*TASK DESCRIPTION*. Give back, exactly and with nothing added, the lines that run from the one containing "What is 'string'" to the final line below.

*RECORDS FOR THE EXERCISE*.
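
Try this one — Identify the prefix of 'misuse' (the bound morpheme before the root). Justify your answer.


The word 'misuse' = 'mis' (prefix) + 'use' (root). The prefix is 'mis'.

mis


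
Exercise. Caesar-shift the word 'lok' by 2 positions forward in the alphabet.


Shift each letter by 2: l -> n, o -> q, k -> m. Result: 'nqm'.

nqm


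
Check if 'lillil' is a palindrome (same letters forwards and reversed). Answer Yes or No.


Forward: 'lillil'
Reversed: 'lillil'
They are identical.

Yes


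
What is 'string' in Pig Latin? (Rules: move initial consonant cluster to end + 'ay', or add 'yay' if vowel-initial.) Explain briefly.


'string': move consonant cluster 'str' to end and add 'ay': 'ingstray'.

ingstray


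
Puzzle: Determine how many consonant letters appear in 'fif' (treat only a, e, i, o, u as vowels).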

*EXERCISE RESULT*.
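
What is 'string' in Pig Latin? (Rules: move initial consonant cluster to end + 'ay', or add 'yay' if vowel-initial.) Explain briefly.


'string': move consonant cluster 'str' to end and add 'ay': 'ingstray'.

ingstray


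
Puzzle: Determine how many consonant letters appear in 'fif' (treat only a, e, i, o, u as vowels).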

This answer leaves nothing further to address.